# WORK ITEM
Check each line below for "square" and give the count of those that have it, nothing else.

# PROVIDED DATA
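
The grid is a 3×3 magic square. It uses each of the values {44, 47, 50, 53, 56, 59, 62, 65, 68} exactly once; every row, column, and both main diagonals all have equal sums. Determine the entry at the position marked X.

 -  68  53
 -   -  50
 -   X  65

44

The 9 entries sum to 504, so each line sums to 504/3 = 168.
Row 1 needs 168; the known cells sum to 121, so (1,1) = 47.
Main diagonal: 47 + 65 + ? = 168, so (2,2) = 56.
Anti-diagonal must total 168; the given cells sum to 109, so (3,1) = 59.
The remaining cell in row 2 is (2,1) = 168 − 106 = 62.
The remaining cell in row 3 is (3,2) = 168 − 124 = 44.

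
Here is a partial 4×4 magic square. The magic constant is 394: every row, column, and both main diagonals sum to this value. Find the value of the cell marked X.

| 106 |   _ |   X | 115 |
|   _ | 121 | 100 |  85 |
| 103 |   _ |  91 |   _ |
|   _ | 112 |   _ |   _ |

94

Row 2: 121 + 100 + 85 + ? = 394, so (2,1) = 88.
Column 1 must total 394; the given cells sum to 297, so (4,1) = 97.
Main diagonal must total 394; the given cells sum to 318, so (4,4) = 76.
Anti-diagonal must total 394; the given cells sum to 312, so (3,2) = 82.
Row 3 must total 394; the given cells sum to 276, so (3,4) = 118.
Row 4 needs 394; the known cells sum to 285, so (4,3) = 109.
Column 2: 121 + 82 + 112 + ? = 394, so (1,2) = 79.
The remaining cell in column 3 is (1,3) = 394 − 300 = 94.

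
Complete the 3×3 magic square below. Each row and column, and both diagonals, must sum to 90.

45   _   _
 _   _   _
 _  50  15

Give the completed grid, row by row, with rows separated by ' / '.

45 10 35 / 20 30 40 / 25 50 15

The remaining cell in row 3 is (3,1) = 90 − 65 = 25.
From column 1, 90 − (45 + 25) gives (2,1) = 20.
Main diagonal needs 90; the known cells sum to 60, so (2,2) = 30.
Anti-diagonal must total 90; the given cells sum to 55, so (1,3) = 35.
Row 1: 45 + 35 + ? = 90, so (1,2) = 10.
The remaining cell in row 2 is (2,3) = 90 − 50 = 40.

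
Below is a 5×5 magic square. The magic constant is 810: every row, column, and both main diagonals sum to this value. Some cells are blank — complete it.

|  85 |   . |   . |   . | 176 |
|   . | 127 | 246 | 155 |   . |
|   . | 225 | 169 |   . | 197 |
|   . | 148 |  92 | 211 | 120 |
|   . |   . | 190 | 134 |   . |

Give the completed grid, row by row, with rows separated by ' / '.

From row 4, 810 − (148 + 92 + 211 + 120) gives (4,1) = 239.
Column 3 needs 810; the known cells sum to 697, so (1,3) = 113.
Using main diagonal: 85 + 127 + 169 + 211 + ? → (5,5) = 810 − 592 = 218.
From anti-diagonal, 810 − (176 + 155 + 169 + 148) gives (5,1) = 162.
The remaining cell in row 5 is (5,2) = 810 − 704 = 106.
Column 2 needs 810; the known cells sum to 606, so (1,2) = 204.
Column 5: 176 + 197 + 120 + 218 + ? = 810, so (2,5) = 99.
Using row 1: 85 + 204 + 113 + 176 + ? → (1,4) = 810 − 578 = 232.
Row 2 must total 810; the given cells sum to 627, so (2,1) = 183.
Column 1 needs 810; the known cells sum to 669, so (3,1) = 141.
Column 4: 232 + 155 + 211 + 134 + ? = 810, so (3,4) = 78.

85 204 113 232 176 / 183 127 246 155 99 / 141 225 169 78 197 / 239 148 92 211 120 / 162 106 190 134 218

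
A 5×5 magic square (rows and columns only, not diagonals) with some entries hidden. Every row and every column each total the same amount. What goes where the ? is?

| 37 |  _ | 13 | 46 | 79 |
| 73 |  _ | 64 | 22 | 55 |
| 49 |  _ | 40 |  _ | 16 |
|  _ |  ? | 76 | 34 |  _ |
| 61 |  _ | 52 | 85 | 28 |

Column 3 is complete and sums to 245; that is the magic constant.
From row 1, 245 − (37 + 13 + 46 + 79) gives (1,2) = 70.
Row 2 must total 245; the given cells sum to 214, so (2,2) = 31.
From row 5, 245 − (61 + 52 + 85 + 28) gives (5,2) = 19.
The remaining cell in column 1 is (4,1) = 245 − 220 = 25.
Column 4 must total 245; the given cells sum to 187, so (3,4) = 58.
Using column 5: 79 + 55 + 16 + 28 + ? → (4,5) = 245 − 178 = 67.
Row 3 must total 245; the given cells sum to 163, so (3,2) = 82.
The remaining cell in row 4 is (4,2) = 245 − 202 = 43.

43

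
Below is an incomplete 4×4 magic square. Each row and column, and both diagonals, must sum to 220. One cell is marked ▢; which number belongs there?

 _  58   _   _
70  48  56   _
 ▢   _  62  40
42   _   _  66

Row 2 needs 220; the known cells sum to 174, so (2,4) = 46.
Using column 4: 46 + 40 + 66 + ? → (1,4) = 220 − 152 = 68.
Using main diagonal: 48 + 62 + 66 + ? → (1,1) = 220 − 176 = 44.
Anti-diagonal: 68 + 56 + 42 + ? = 220, so (3,2) = 54.
Row 1 must total 220; the given cells sum to 170, so (1,3) = 50.
Row 3 needs 220; the known cells sum to 156, so (3,1) = 64.

64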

# SOLUTION TO THE PROBLEM
6